[Records from a collection]
-*-

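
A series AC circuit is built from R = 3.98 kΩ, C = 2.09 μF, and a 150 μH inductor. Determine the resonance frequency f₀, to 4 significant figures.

ω₀ = 1/√(LC) = 1/√(0.00015 × 2.09e-06) = 56480 rad/s
f₀ = ω₀/(2π) = 8.989 kHz

8.989 kHz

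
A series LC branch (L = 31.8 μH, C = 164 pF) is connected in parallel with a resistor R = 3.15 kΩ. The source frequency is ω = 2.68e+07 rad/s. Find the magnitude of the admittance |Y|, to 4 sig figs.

X_L = ωL = 852.2 Ω
X_C = 1/(ωC) = 227.5 Ω
Branch 1: Z₁ = R = 3150 Ω
Branch 2 (series LC): Z₂ = j(X_L − X_C) = j624.7 Ω
Parallel: Z = Z₁Z₂/(Z₁+Z₂), |Z| = 612.8 Ω, ∠Z = 78.78°
|Y| = 1/|Z| = 1.632 mS

1.632 mS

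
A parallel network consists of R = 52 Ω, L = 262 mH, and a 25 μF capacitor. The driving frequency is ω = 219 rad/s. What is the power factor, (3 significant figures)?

0.849

X_L = ωL = 57.4 Ω
X_C = 1/(ωC) = 183 Ω
Parallel: admittances add. Y = 1/R + 1/(jωL) + jωC
Y = (0.0192 − j0.0120) S
|Y| = 0.0226 S → |Z| = 1/|Y| = 44.2 Ω, ∠Z = −∠Y = 31.9°
cos φ = cos(31.9°) = 0.849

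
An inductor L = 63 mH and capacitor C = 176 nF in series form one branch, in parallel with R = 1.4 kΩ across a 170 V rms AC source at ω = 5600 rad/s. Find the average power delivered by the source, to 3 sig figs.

20.6 W

X_L = ωL = 353 Ω
X_C = 1/(ωC) = 1010 Ω
Branch 1: Z₁ = R = 1400 Ω
Branch 2 (series LC): Z₂ = j(X_L − X_C) = −j662 Ω
Parallel: Z = Z₁Z₂/(Z₁+Z₂), |Z| = 598 Ω, ∠Z = -64.7°
I = V/|Z| = 284 mA
P = VI cos φ = 170 × 0.284 × cos(-64.7°) = 20.6 W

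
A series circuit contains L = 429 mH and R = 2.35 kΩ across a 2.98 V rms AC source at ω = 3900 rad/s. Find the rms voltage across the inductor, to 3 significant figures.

1.73 V

X_L = ωL = 1670 Ω
Z = 2350 + j1670 Ω
|Z| = √(2350² + 1670²) = 2880 Ω
I = V/|Z| = 1.03 mA
V_L = I·|Z_L| = 0.00103 × 1670 = 1.73 V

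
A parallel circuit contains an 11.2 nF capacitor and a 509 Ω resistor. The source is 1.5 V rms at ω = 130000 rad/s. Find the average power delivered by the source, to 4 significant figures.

X_C = 1/(ωC) = 686.8 Ω
Parallel: admittances add. Y = 1/R + jωC
Y = (0.001965 + j0.001456) S
|Y| = 0.002445 S → |Z| = 1/|Y| = 408.9 Ω, ∠Z = −∠Y = -36.54°
I = V/|Z| = 3.668 mA
P = VI cos φ = 1.5 × 0.003668 × cos(-36.54°) = 4.420 mW

4.420 mW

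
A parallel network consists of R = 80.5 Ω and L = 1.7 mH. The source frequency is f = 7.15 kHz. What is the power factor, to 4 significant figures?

ω = 2πf = 44920 rad/s
X_L = ωL = 76.37 Ω
Parallel: admittances add. Y = 1/R + 1/(jωL)
Y = (0.01242 − j0.01309) S
|Y| = 0.01805 S → |Z| = 1/|Y| = 55.41 Ω, ∠Z = −∠Y = 46.51°
cos φ = cos(46.51°) = 0.6883

0.6883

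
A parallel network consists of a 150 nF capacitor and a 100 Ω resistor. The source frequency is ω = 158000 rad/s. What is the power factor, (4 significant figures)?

0.3888

X_C = 1/(ωC) = 42.19 Ω
Parallel: admittances add. Y = 1/R + jωC
Y = (0.01000 + j0.02370) S
|Y| = 0.02572 S → |Z| = 1/|Y| = 38.88 Ω, ∠Z = −∠Y = -67.12°
cos φ = cos(-67.12°) = 0.3888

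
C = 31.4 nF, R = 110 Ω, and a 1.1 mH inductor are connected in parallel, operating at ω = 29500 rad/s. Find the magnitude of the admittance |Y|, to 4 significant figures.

31.24 mS

X_L = ωL = 32.45 Ω
X_C = 1/(ωC) = 1080 Ω
Parallel: admittances add. Y = 1/R + 1/(jωL) + jωC
Y = (0.009091 − j0.02989) S
|Y| = 0.03124 S → |Z| = 1/|Y| = 32.01 Ω, ∠Z = −∠Y = 73.08°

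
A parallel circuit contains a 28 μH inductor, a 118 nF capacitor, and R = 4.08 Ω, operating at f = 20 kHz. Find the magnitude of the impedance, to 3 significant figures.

ω = 2πf = 125700 rad/s
X_L = ωL = 3.52 Ω
X_C = 1/(ωC) = 67.4 Ω
Parallel: admittances add. Y = 1/R + 1/(jωL) + jωC
Y = (0.245 − j0.269) S
|Y| = 0.364 S → |Z| = 1/|Y| = 2.75 Ω, ∠Z = −∠Y = 47.7°

2.75 Ω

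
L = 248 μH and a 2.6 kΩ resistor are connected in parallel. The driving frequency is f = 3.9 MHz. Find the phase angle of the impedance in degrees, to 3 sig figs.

23.2°

ω = 2πf = 2.45e+07 rad/s
X_L = ωL = 6080 Ω
Parallel: admittances add. Y = 1/R + 1/(jωL)
Y = (0.000385 − j0.000165) S
|Y| = 0.000418 S → |Z| = 1/|Y| = 2390 Ω, ∠Z = −∠Y = 23.2°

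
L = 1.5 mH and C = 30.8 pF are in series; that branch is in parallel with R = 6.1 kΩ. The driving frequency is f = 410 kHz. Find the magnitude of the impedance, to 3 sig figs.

5000 Ω

ω = 2πf = 2.576e+06 rad/s
X_L = ωL = 3860 Ω
X_C = 1/(ωC) = 12600 Ω
Branch 1: Z₁ = R = 6100 Ω
Branch 2 (series LC): Z₂ = j(X_L − X_C) = −j8740 Ω
Parallel: Z = Z₁Z₂/(Z₁+Z₂), |Z| = 5000 Ω, ∠Z = -34.9°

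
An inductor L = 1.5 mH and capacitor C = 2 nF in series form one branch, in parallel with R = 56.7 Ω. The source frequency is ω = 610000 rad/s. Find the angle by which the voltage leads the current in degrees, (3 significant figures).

X_L = ωL = 915 Ω
X_C = 1/(ωC) = 820 Ω
Branch 1: Z₁ = R = 56.7 Ω
Branch 2 (series LC): Z₂ = j(X_L − X_C) = j95.3 Ω
Parallel: Z = Z₁Z₂/(Z₁+Z₂), |Z| = 48.7 Ω, ∠Z = 30.7°

30.7°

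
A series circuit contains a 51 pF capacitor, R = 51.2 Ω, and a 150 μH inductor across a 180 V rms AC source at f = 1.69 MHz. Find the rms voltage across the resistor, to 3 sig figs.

ω = 2πf = 1.062e+07 rad/s
X_L = ωL = 1590 Ω
X_C = 1/(ωC) = 1850 Ω
Net reactance X = X_L − X_C = -254 Ω
Z = 51.2 − j254 Ω
|Z| = √(51.2² + 254²) = 259 Ω
I = V/|Z| = 695 mA
V_R = I·|Z_R| = 0.695 × 51.2 = 35.6 V

35.6 V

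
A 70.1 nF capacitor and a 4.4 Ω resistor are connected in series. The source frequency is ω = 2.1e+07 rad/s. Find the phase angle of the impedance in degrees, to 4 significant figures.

-8.776°

X_C = 1/(ωC) = 0.6793 Ω
Z = 4.400 − j0.6793 Ω
|Z| = √(4.400² + 0.6793²) = 4.452 Ω
∠Z = arctan(-0.6793/4.400) = -8.776°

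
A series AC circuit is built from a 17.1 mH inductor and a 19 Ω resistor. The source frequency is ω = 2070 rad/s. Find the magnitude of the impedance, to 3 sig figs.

40.2 Ω

X_L = ωL = 35.4 Ω
Z = 19.0 + j35.4 Ω
|Z| = √(19.0² + 35.4²) = 40.2 Ω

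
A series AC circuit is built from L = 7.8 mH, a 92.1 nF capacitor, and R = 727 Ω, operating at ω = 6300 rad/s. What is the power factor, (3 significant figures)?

X_L = ωL = 49.1 Ω
X_C = 1/(ωC) = 1720 Ω
Net reactance X = X_L − X_C = -1670 Ω
Z = 727 − j1670 Ω
|Z| = √(727² + 1670²) = 1830 Ω
∠Z = arctan(-1670/727) = -66.5°
cos φ = cos(-66.5°) = 0.398

0.398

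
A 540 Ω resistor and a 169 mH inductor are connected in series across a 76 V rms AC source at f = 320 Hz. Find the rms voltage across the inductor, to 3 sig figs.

40.5 V

ω = 2πf = 2011 rad/s
X_L = ωL = 340 Ω
Z = 540 + j340 Ω
|Z| = √(540² + 340²) = 638 Ω
I = V/|Z| = 119 mA
V_L = I·|Z_L| = 0.119 × 340 = 40.5 V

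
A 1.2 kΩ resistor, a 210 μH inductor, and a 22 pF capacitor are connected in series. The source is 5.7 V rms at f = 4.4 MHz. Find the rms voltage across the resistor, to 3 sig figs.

ω = 2πf = 2.765e+07 rad/s
X_L = ωL = 5810 Ω
X_C = 1/(ωC) = 1640 Ω
Net reactance X = X_L − X_C = 4160 Ω
Z = 1200 + j4160 Ω
|Z| = √(1200² + 4160²) = 4330 Ω
I = V/|Z| = 1.32 mA
V_R = I·|Z_R| = 0.00132 × 1200 = 1.58 V

1.58 V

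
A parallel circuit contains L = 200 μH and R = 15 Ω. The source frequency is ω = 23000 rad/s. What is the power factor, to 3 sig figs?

X_L = ωL = 4.60 Ω
Parallel: admittances add. Y = 1/R + 1/(jωL)
Y = (0.0667 − j0.217) S
|Y| = 0.227 S → |Z| = 1/|Y| = 4.40 Ω, ∠Z = −∠Y = 73.0°
cos φ = cos(73.0°) = 0.293

0.293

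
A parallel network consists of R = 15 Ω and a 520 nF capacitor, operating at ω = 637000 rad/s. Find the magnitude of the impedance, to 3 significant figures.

2.96 Ω

X_C = 1/(ωC) = 3.02 Ω
Parallel: admittances add. Y = 1/R + jωC
Y = (0.0667 + j0.331) S
|Y| = 0.338 S → |Z| = 1/|Y| = 2.96 Ω, ∠Z = −∠Y = -78.6°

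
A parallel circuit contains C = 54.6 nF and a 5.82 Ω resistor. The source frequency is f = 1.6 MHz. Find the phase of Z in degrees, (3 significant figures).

ω = 2πf = 1.005e+07 rad/s
X_C = 1/(ωC) = 1.82 Ω
Parallel: admittances add. Y = 1/R + jωC
Y = (0.172 + j0.549) S
|Y| = 0.575 S → |Z| = 1/|Y| = 1.74 Ω, ∠Z = −∠Y = -72.6°

-72.6°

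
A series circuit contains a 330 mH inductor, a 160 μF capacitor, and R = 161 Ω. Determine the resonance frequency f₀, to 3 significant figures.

21.9 Hz

ω₀ = 1/√(LC) = 1/√(0.33 × 0.00016) = 137.6 rad/s
f₀ = ω₀/(2π) = 21.9 Hz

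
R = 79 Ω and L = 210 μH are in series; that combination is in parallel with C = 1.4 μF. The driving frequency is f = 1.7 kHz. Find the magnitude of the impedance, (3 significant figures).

51.8 Ω

ω = 2πf = 10680 rad/s
X_L = ωL = 2.24 Ω
X_C = 1/(ωC) = 66.9 Ω
Branch 1 (R+jX_L): Z₁ = 79.0 + j2.24 Ω, |Z₁| = 79.0 Ω
Branch 2 (−jX_C): Z₂ = −j66.9 Ω
Parallel: Z = Z₁Z₂/(Z₁+Z₂), |Z| = 51.8 Ω, ∠Z = -49.1°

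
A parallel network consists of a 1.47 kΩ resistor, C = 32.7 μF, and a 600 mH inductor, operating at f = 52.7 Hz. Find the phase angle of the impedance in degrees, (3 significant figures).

ω = 2πf = 331.1 rad/s
X_L = ωL = 199 Ω
X_C = 1/(ωC) = 92.4 Ω
Parallel: admittances add. Y = 1/R + 1/(jωL) + jωC
Y = (0.000680 + j0.00579) S
|Y| = 0.00583 S → |Z| = 1/|Y| = 171 Ω, ∠Z = −∠Y = -83.3°

-83.3°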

-*-

**Task directions**
Return verbatim each line from the one that mentions "A parallel circuit contains C" to the end of the entries, inclusive.

**Response to the task**
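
A parallel circuit contains C = 54.6 nF and a 5.82 Ω resistor. The source frequency is f = 1.6 MHz. Find the phase of Z in degrees, (3 significant figures).

ω = 2πf = 1.005e+07 rad/s
X_C = 1/(ωC) = 1.82 Ω
Parallel: admittances add. Y = 1/R + jωC
Y = (0.172 + j0.549) S
|Y| = 0.575 S → |Z| = 1/|Y| = 1.74 Ω, ∠Z = −∠Y = -72.6°

-72.6°

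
A series circuit contains a 330 mH inductor, a 160 μF capacitor, and R = 161 Ω. Determine the resonance frequency f₀, to 3 significant figures.

21.9 Hz

ω₀ = 1/√(LC) = 1/√(0.33 × 0.00016) = 137.6 rad/s
f₀ = ω₀/(2π) = 21.9 Hz

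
R = 79 Ω and L = 210 μH are in series; that combination is in parallel with C = 1.4 μF. The driving frequency is f = 1.7 kHz. Find the magnitude of the impedance, (3 significant figures).

51.8 Ω

ω = 2πf = 10680 rad/s
X_L = ωL = 2.24 Ω
X_C = 1/(ωC) = 66.9 Ω
Branch 1 (R+jX_L): Z₁ = 79.0 + j2.24 Ω, |Z₁| = 79.0 Ω
Branch 2 (−jX_C): Z₂ = −j66.9 Ω
Parallel: Z = Z₁Z₂/(Z₁+Z₂), |Z| = 51.8 Ω, ∠Z = -49.1°

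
A parallel network consists of a 1.47 kΩ resistor, C = 32.7 μF, and a 600 mH inductor, operating at f = 52.7 Hz. Find the phase angle of the impedance in degrees, (3 significant figures).

ω = 2πf = 331.1 rad/s
X_L = ωL = 199 Ω
X_C = 1/(ωC) = 92.4 Ω
Parallel: admittances add. Y = 1/R + 1/(jωL) + jωC
Y = (0.000680 + j0.00579) S
|Y| = 0.00583 S → |Z| = 1/|Y| = 171 Ω, ∠Z = −∠Y = -83.3°

-83.3°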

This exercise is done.